* _REQUIRED WORK_
Nothing should differ between your answer and the records below.

* _EXTRACTED DATA_
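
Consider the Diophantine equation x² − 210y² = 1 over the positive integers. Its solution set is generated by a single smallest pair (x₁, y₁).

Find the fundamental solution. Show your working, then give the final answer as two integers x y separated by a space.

29 2

d=210: √d = [14; 2,28] (ℓ=2, even), read p_1/q_1
a_0=14:  p_0=14·1+0=14,  q_0=14·0+1=1
a_1=2:  p_1=2·14+1=29,  q_1=2·1+0=2
(x₁, y₁) = (29, 2);  29² − 210·2² = 1 ✓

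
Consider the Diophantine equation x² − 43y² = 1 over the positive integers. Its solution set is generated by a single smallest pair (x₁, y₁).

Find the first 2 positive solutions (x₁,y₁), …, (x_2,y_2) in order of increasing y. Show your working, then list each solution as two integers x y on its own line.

√43 → a₀=6, period (1,1,3,1,5,1,3,1,1,12); ℓ=10 even so k=9
i=0: a=6 ⇒ p=6, q=1
…
i=2: a=1 ⇒ p=13, q=2
i=3: a=3 ⇒ p=46, q=7
…
i=6: a=1 ⇒ p=400, q=61
…
i=8: a=1 ⇒ p=1941, q=296
i=9: a=1 ⇒ p=3482, q=531
→ (3482, 531).  Check: 3482²=12124324, 43·531²=12124323, difference 1.
n=2: (3482,531)∘(3482,531) = (3482·3482+43·531·531, 3482·531+531·3482) = (24248647,3697884)

3482 531
24248647 3697884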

* _WORKED SOLUTION_
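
Consider the Diophantine equation x² − 210y² = 1 over the positive integers. Its solution set is generated by a single smallest pair (x₁, y₁).

Find the fundamental solution. Show your working, then give the final answer as two integers x y separated by a space.

29 2

d=210: √d = [14; 2,28] (ℓ=2, even), read p_1/q_1
a_0=14:  p_0=14·1+0=14,  q_0=14·0+1=1
a_1=2:  p_1=2·14+1=29,  q_1=2·1+0=2
(x₁, y₁) = (29, 2);  29² − 210·2² = 1 ✓

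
Consider the Diophantine equation x² − 43y² = 1 over the positive integers. Its solution set is generated by a single smallest pair (x₁, y₁).

Find the first 2 positive solutions (x₁,y₁), …, (x_2,y_2) in order of increasing y. Show your working, then list each solution as two integers x y on its own line.

√43 → a₀=6, period (1,1,3,1,5,1,3,1,1,12); ℓ=10 even so k=9
i=0: a=6 ⇒ p=6, q=1
…
i=2: a=1 ⇒ p=13, q=2
i=3: a=3 ⇒ p=46, q=7
…
i=6: a=1 ⇒ p=400, q=61
…
i=8: a=1 ⇒ p=1941, q=296
i=9: a=1 ⇒ p=3482, q=531
→ (3482, 531).  Check: 3482²=12124324, 43·531²=12124323, difference 1.
n=2: (3482,531)∘(3482,531) = (3482·3482+43·531·531, 3482·531+531·3482) = (24248647,3697884)

3482 531
24248647 3697884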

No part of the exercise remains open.